Directions:
Every entry must come back exactly as it was given.

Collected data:
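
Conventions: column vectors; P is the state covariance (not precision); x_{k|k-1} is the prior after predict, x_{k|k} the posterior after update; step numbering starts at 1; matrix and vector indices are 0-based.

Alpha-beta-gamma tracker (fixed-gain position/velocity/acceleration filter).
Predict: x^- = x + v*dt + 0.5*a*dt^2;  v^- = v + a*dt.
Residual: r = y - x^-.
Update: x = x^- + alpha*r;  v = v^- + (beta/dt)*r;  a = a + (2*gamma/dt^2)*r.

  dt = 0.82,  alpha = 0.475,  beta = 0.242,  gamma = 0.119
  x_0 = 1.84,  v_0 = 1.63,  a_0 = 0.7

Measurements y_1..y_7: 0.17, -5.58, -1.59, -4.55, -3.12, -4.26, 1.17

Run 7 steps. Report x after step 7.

step 1: x_pred=3.4119  r=-3.2419  x^+=1.8720  v^+=1.2472  a^+=-0.4475
step 2: x_pred=2.7443  r=-8.3243  x^+=-1.2097  v^+=-1.5764  a^+=-3.3939
step 3: x_pred=-3.6434  r=2.0534  x^+=-2.6681  v^+=-3.7534  a^+=-2.6671
step 4: x_pred=-6.6425  r=2.0925  x^+=-5.6486  v^+=-5.3229  a^+=-1.9264
step 5: x_pred=-10.6610  r=7.5410  x^+=-7.0790  v^+=-4.6771  a^+=0.7427
step 6: x_pred=-10.6645  r=6.4045  x^+=-7.6224  v^+=-2.1779  a^+=3.0097
step 7: x_pred=-8.3964  r=9.5664  x^+=-3.8524  v^+=3.1133  a^+=6.3957

x_post = -3.8524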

Exercise response:
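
Conventions: column vectors; P is the state covariance (not precision); x_{k|k-1} is the prior after predict, x_{k|k} the posterior after update; step numbering starts at 1; matrix and vector indices are 0-based.

Alpha-beta-gamma tracker (fixed-gain position/velocity/acceleration filter).
Predict: x^- = x + v*dt + 0.5*a*dt^2;  v^- = v + a*dt.
Residual: r = y - x^-.
Update: x = x^- + alpha*r;  v = v^- + (beta/dt)*r;  a = a + (2*gamma/dt^2)*r.

  dt = 0.82,  alpha = 0.475,  beta = 0.242,  gamma = 0.119
  x_0 = 1.84,  v_0 = 1.63,  a_0 = 0.7

Measurements y_1..y_7: 0.17, -5.58, -1.59, -4.55, -3.12, -4.26, 1.17

Run 7 steps. Report x after step 7.

step 1: x_pred=3.4119  r=-3.2419  x^+=1.8720  v^+=1.2472  a^+=-0.4475
step 2: x_pred=2.7443  r=-8.3243  x^+=-1.2097  v^+=-1.5764  a^+=-3.3939
step 3: x_pred=-3.6434  r=2.0534  x^+=-2.6681  v^+=-3.7534  a^+=-2.6671
step 4: x_pred=-6.6425  r=2.0925  x^+=-5.6486  v^+=-5.3229  a^+=-1.9264
step 5: x_pred=-10.6610  r=7.5410  x^+=-7.0790  v^+=-4.6771  a^+=0.7427
step 6: x_pred=-10.6645  r=6.4045  x^+=-7.6224  v^+=-2.1779  a^+=3.0097
step 7: x_pred=-8.3964  r=9.5664  x^+=-3.8524  v^+=3.1133  a^+=6.3957

x_post = -3.8524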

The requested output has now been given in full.